_TASK DESCRIPTION_
Your reply should be made up of every line in the records below that holds the string "seat".

*** EXTRACTED INFORMATION ***

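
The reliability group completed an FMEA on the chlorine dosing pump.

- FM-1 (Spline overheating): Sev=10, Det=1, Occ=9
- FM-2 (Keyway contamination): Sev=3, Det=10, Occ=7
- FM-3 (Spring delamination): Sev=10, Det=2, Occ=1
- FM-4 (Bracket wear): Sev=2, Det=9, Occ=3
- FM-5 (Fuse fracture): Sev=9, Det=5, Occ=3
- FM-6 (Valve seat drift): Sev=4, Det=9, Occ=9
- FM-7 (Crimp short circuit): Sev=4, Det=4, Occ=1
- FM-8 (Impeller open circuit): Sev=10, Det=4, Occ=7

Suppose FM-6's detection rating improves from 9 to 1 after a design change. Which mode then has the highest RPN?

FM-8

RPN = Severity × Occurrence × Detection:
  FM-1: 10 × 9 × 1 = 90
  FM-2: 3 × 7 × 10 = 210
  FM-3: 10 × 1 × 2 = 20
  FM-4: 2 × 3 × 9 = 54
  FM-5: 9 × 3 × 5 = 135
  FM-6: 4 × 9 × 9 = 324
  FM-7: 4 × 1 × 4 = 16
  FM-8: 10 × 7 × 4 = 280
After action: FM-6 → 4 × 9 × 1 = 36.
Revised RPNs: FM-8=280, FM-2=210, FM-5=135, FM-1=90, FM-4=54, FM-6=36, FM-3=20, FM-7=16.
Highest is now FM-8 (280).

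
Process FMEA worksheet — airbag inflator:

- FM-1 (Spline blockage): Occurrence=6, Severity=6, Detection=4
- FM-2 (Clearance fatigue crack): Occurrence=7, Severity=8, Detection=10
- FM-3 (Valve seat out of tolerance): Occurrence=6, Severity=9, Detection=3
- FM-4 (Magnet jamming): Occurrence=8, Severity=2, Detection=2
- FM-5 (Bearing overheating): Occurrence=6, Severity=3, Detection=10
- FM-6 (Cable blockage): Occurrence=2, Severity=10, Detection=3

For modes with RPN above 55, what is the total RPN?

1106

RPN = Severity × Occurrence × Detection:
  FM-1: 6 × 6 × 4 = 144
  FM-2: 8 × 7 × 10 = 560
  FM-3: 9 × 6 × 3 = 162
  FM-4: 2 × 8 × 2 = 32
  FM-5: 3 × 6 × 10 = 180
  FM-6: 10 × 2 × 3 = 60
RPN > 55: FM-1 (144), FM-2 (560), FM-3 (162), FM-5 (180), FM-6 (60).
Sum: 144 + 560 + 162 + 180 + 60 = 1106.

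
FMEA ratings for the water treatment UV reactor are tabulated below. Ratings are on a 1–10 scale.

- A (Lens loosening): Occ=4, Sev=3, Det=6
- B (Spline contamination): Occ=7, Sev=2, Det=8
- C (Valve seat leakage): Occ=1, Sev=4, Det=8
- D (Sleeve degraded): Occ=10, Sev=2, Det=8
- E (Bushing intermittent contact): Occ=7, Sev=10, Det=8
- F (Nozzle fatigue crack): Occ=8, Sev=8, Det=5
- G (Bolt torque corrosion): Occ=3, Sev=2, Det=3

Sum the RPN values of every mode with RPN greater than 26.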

*** End of EXTRACTED INFORMATION ***

_ANSWER TO THE EXERCISE_
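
- FM-6 (Valve seat drift): Sev=4, Det=9, Occ=9
- FM-3 (Valve seat out of tolerance): Occurrence=6, Severity=9, Detection=3
- C (Valve seat leakage): Occ=1, Sev=4, Det=8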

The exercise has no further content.